# [EXERCISE DETAILS]
Copy out each line of the data that holds the word "Consider".

Stored data

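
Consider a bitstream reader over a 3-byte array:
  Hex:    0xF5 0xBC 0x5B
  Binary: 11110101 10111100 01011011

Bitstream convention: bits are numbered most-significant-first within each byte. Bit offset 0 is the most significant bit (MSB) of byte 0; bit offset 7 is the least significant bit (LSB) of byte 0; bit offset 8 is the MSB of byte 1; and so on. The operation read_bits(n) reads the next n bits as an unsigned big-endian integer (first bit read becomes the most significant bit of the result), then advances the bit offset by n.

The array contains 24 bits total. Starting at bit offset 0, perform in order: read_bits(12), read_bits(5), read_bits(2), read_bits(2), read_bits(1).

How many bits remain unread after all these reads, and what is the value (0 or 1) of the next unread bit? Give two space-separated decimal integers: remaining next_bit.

Answer: 2 1

Derivation:
Read 1: bits[0:12] width=12 -> value=3931 (bin 111101011011); offset now 12 = byte 1 bit 4; 12 bits remain
Read 2: bits[12:17] width=5 -> value=24 (bin 11000); offset now 17 = byte 2 bit 1; 7 bits remain
Read 3: bits[17:19] width=2 -> value=2 (bin 10); offset now 19 = byte 2 bit 3; 5 bits remain
Read 4: bits[19:21] width=2 -> value=3 (bin 11); offset now 21 = byte 2 bit 5; 3 bits remain
Read 5: bits[21:22] width=1 -> value=0 (bin 0); offset now 22 = byte 2 bit 6; 2 bits remain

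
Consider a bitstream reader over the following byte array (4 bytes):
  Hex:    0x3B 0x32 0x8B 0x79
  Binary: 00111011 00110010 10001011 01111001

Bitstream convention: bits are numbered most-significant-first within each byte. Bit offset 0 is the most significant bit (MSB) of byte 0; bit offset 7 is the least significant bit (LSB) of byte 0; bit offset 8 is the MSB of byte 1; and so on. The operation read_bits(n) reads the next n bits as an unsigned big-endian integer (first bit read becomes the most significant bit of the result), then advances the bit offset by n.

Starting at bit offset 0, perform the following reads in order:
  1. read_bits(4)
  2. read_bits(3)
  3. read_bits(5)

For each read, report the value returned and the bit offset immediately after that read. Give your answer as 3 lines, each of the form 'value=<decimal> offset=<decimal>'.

Answer: value=3 offset=4
value=5 offset=7
value=19 offset=12

Derivation:
Read 1: bits[0:4] width=4 -> value=3 (bin 0011); offset now 4 = byte 0 bit 4; 28 bits remain
Read 2: bits[4:7] width=3 -> value=5 (bin 101); offset now 7 = byte 0 bit 7; 25 bits remain
Read 3: bits[7:12] width=5 -> value=19 (bin 10011); offset now 12 = byte 1 bit 4; 20 bits remain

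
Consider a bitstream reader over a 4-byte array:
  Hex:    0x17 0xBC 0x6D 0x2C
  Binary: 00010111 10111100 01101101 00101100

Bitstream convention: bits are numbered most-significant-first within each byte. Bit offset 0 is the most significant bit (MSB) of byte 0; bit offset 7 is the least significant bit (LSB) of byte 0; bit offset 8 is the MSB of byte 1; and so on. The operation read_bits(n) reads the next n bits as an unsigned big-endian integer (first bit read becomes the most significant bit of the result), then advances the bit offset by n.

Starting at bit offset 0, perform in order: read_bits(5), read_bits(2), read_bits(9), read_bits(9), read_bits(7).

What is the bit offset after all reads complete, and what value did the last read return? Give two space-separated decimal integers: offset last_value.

Answer: 32 44

Derivation:
Read 1: bits[0:5] width=5 -> value=2 (bin 00010); offset now 5 = byte 0 bit 5; 27 bits remain
Read 2: bits[5:7] width=2 -> value=3 (bin 11); offset now 7 = byte 0 bit 7; 25 bits remain
Read 3: bits[7:16] width=9 -> value=444 (bin 110111100); offset now 16 = byte 2 bit 0; 16 bits remain
Read 4: bits[16:25] width=9 -> value=218 (bin 011011010); offset now 25 = byte 3 bit 1; 7 bits remain
Read 5: bits[25:32] width=7 -> value=44 (bin 0101100); offset now 32 = byte 4 bit 0; 0 bits remain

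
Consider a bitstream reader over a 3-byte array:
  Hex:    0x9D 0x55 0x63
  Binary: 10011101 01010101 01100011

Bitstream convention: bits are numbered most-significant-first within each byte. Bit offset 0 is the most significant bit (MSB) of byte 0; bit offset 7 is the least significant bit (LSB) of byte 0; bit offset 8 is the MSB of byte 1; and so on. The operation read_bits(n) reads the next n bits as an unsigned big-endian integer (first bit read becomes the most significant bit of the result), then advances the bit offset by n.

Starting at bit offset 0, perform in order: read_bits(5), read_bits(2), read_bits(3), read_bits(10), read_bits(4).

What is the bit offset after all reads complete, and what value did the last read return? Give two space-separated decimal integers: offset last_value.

Answer: 24 3

Derivation:
Read 1: bits[0:5] width=5 -> value=19 (bin 10011); offset now 5 = byte 0 bit 5; 19 bits remain
Read 2: bits[5:7] width=2 -> value=2 (bin 10); offset now 7 = byte 0 bit 7; 17 bits remain
Read 3: bits[7:10] width=3 -> value=5 (bin 101); offset now 10 = byte 1 bit 2; 14 bits remain
Read 4: bits[10:20] width=10 -> value=342 (bin 0101010110); offset now 20 = byte 2 bit 4; 4 bits remain
Read 5: bits[20:24] width=4 -> value=3 (bin 0011); offset now 24 = byte 3 bit 0; 0 bits remain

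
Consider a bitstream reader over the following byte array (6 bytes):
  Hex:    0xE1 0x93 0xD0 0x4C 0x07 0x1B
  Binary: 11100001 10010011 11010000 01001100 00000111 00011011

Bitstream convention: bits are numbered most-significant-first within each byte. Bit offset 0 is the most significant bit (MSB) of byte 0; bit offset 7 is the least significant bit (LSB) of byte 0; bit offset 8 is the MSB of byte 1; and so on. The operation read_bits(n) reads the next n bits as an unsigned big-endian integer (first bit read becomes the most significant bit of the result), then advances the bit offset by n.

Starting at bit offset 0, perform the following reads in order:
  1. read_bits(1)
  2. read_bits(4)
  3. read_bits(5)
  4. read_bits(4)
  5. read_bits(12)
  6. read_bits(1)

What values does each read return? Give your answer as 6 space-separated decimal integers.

Answer: 1 12 6 4 3905 0

Derivation:
Read 1: bits[0:1] width=1 -> value=1 (bin 1); offset now 1 = byte 0 bit 1; 47 bits remain
Read 2: bits[1:5] width=4 -> value=12 (bin 1100); offset now 5 = byte 0 bit 5; 43 bits remain
Read 3: bits[5:10] width=5 -> value=6 (bin 00110); offset now 10 = byte 1 bit 2; 38 bits remain
Read 4: bits[10:14] width=4 -> value=4 (bin 0100); offset now 14 = byte 1 bit 6; 34 bits remain
Read 5: bits[14:26] width=12 -> value=3905 (bin 111101000001); offset now 26 = byte 3 bit 2; 22 bits remain
Read 6: bits[26:27] width=1 -> value=0 (bin 0); offset now 27 = byte 3 bit 3; 21 bits remain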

# [EXERCISE RESPONSE]
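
Consider a bitstream reader over a 3-byte array:
Consider a bitstream reader over the following byte array (4 bytes):
Consider a bitstream reader over a 4-byte array:
Consider a bitstream reader over a 3-byte array:
Consider a bitstream reader over the following byte array (6 bytes):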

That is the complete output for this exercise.